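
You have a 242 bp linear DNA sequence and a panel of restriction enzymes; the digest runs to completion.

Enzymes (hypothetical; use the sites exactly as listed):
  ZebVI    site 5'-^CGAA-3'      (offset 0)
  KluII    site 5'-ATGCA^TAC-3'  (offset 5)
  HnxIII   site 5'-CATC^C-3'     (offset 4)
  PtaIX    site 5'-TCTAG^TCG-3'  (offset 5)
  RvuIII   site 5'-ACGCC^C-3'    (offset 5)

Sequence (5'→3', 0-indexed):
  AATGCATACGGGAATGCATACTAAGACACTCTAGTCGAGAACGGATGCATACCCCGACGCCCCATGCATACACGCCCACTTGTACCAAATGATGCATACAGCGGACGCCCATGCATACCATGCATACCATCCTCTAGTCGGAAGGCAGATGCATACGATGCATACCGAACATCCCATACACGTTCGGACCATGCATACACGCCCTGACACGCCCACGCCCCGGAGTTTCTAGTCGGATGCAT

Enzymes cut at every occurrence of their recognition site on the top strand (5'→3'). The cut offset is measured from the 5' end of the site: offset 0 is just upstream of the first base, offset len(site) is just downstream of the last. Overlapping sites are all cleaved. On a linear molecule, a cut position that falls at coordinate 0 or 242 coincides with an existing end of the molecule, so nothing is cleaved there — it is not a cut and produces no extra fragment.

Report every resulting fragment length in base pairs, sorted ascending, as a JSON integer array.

Scan for sites:
  ZebVI CGAA/0: at [165] ⇒ [165]
  KluII ATGCATAC/5: at [1, 13, 44, 63, 91, 110, 119, 148, 157, 190] ⇒ [6, 18, 49, 68, 96, 115, 124, 153, 162, 195]
  HnxIII CATCC/4: at [127, 169] ⇒ [131, 173]
  PtaIX TCTAGTCG/5: at [29, 132, 227] ⇒ [34, 137, 232]
  RvuIII ACGCCC/5: at [56, 71, 104, 198, 208, 214] ⇒ [61, 76, 109, 203, 213, 219]

All cut coordinates (distinct, sorted): [6, 18, 34, 49, 61, 68, 76, 96, 109, 115, 124, 131, 137, 153, 162, 165, 173, 195, 203, 213, 219, 232]

Fragments:
  [0,6): 6 bp
  [6,18): 12 bp
  [18,34): 16 bp
  [34,49): 15 bp
  [49,61): 12 bp
  [61,68): 7 bp
  [68,76): 8 bp
  [76,96): 20 bp
  [96,109): 13 bp
  [109,115): 6 bp
  [115,124): 9 bp
  [124,131): 7 bp
  [131,137): 6 bp
  [137,153): 16 bp
  [153,162): 9 bp
  [162,165): 3 bp
  [165,173): 8 bp
  [173,195): 22 bp
  [195,203): 8 bp
  [203,213): 10 bp
  [213,219): 6 bp
  [219,232): 13 bp
  [232,242): 10 bp

[3,6,6,6,6,7,7,8,8,8,9,9,10,10,12,12,13,13,15,16,16,20,22]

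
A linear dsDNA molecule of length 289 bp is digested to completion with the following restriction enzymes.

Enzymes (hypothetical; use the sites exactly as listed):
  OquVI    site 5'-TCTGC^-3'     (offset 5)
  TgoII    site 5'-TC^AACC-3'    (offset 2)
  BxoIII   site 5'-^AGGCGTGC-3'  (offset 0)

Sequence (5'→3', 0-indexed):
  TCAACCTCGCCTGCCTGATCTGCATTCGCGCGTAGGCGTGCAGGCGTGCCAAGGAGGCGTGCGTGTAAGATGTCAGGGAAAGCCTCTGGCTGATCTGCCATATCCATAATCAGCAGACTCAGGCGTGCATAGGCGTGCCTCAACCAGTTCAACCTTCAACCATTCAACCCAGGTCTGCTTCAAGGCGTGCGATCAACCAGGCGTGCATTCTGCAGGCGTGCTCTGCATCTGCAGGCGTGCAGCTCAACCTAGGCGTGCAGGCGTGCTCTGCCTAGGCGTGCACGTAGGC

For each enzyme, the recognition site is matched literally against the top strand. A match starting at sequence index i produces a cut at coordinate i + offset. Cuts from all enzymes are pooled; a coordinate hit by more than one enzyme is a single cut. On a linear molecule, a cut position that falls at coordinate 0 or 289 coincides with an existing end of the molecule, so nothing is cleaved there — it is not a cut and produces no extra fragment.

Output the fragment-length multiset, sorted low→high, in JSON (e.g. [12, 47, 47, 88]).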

------------------------------------------------

**Problem requirements**.
Gather from the data above every line with the string "restriction".

**Answer section**.
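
You have a 242 bp linear DNA sequence and a panel of restriction enzymes; the digest runs to completion.
A linear dsDNA molecule of length 289 bp is digested to completion with the following restriction enzymes.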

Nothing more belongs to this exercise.